__WHAT THIS TASK INVOLVES__
Lines in which "alphabet" appears should be pulled from the data below.

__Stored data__
──────
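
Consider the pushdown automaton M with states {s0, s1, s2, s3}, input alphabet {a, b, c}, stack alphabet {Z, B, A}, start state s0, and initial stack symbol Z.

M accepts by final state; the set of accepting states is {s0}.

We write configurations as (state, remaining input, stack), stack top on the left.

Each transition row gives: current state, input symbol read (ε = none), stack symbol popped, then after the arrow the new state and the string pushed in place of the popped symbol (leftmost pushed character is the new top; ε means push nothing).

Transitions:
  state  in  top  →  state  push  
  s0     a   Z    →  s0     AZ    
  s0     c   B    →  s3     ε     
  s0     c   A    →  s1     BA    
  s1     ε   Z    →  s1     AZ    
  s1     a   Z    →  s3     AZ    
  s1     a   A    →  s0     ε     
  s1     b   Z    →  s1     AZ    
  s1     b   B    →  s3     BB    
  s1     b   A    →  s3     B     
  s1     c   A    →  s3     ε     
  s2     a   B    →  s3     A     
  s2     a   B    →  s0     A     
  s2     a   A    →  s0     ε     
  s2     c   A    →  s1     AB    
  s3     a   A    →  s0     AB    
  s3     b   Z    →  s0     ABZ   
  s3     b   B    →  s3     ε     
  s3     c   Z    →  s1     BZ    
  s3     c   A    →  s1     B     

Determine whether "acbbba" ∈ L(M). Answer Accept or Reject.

One accepting computation: (s0, acbbba, Z) ⊢ (s0, cbbba, AZ) ⊢ (s1, bbba, BAZ) ⊢ (s3, bba, BBAZ) ⊢ (s3, ba, BAZ) ⊢ (s3, a, AZ) ⊢ (s0, ε, ABZ)
All input consumed and state s0 ∈ F.

Accept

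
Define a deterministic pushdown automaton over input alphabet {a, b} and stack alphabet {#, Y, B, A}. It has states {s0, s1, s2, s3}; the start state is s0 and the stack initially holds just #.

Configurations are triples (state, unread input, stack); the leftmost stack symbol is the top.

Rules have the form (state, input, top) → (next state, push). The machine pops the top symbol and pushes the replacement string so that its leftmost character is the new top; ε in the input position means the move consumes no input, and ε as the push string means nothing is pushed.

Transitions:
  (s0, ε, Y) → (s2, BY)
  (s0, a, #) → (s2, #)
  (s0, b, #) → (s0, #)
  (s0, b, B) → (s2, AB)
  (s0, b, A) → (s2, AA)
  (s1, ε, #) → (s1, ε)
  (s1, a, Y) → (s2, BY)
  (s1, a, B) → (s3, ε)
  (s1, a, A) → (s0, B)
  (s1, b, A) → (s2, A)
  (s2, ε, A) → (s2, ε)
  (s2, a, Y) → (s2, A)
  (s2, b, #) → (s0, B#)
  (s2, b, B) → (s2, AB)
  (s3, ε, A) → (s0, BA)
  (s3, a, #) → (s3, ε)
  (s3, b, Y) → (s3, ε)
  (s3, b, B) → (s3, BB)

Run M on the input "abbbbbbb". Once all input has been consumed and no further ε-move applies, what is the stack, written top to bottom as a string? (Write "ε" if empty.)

(s0, abbbbbbb, #)
  read a, top #: go to s2, push # → (s2, bbbbbbb, #)
  read b, top #: go to s0, push B# → (s0, bbbbbb, B#)
  read b, top B: go to s2, push AB → (s2, bbbbb, AB#)
  ε-move, top A: go to s2, push ε → (s2, bbbbb, B#)
  read b, top B: go to s2, push AB → (s2, bbbb, AB#)
  ε-move, top A: go to s2, push ε → (s2, bbbb, B#)
  read b, top B: go to s2, push AB → (s2, bbb, AB#)
  ε-move, top A: go to s2, push ε → (s2, bbb, B#)
  read b, top B: go to s2, push AB → (s2, bb, AB#)
  ε-move, top A: go to s2, push ε → (s2, bb, B#)
  read b, top B: go to s2, push AB → (s2, b, AB#)
  ε-move, top A: go to s2, push ε → (s2, b, B#)
  read b, top B: go to s2, push AB → (s2, ε, AB#)
  ε-move, top A: go to s2, push ε → (s2, ε, B#)
All input consumed in state s2 with stack B#.

B#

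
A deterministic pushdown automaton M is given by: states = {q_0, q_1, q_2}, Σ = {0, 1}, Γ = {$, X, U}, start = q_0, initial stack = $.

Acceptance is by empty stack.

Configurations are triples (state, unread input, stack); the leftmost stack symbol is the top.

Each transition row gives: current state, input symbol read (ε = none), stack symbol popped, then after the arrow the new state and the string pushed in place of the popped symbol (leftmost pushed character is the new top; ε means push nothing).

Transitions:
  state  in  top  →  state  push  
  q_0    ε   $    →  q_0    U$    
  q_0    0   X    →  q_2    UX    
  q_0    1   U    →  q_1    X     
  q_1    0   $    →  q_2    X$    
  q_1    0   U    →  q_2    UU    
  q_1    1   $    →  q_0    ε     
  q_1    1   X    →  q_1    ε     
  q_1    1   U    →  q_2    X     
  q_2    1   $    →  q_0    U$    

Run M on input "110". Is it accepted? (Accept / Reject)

(q_0, 110, $)
  ε-move, top $: go to q_0, push U$ → (q_0, 110, U$)
  read 1, top U: go to q_1, push X → (q_1, 10, X$)
  read 1, top X: go to q_1, push ε → (q_1, 0, $)
  read 0, top $: go to q_2, push X$ → (q_2, ε, X$)
All input consumed; stack is X$, not empty, and no further ε-move applies.

Reject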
──────
__RESULT__
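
Consider the pushdown automaton M with states {s0, s1, s2, s3}, input alphabet {a, b, c}, stack alphabet {Z, B, A}, start state s0, and initial stack symbol Z.
Define a deterministic pushdown automaton over input alphabet {a, b} and stack alphabet {#, Y, B, A}. It has states {s0, s1, s2, s3}; the start state is s0 and the stack initially holds just #.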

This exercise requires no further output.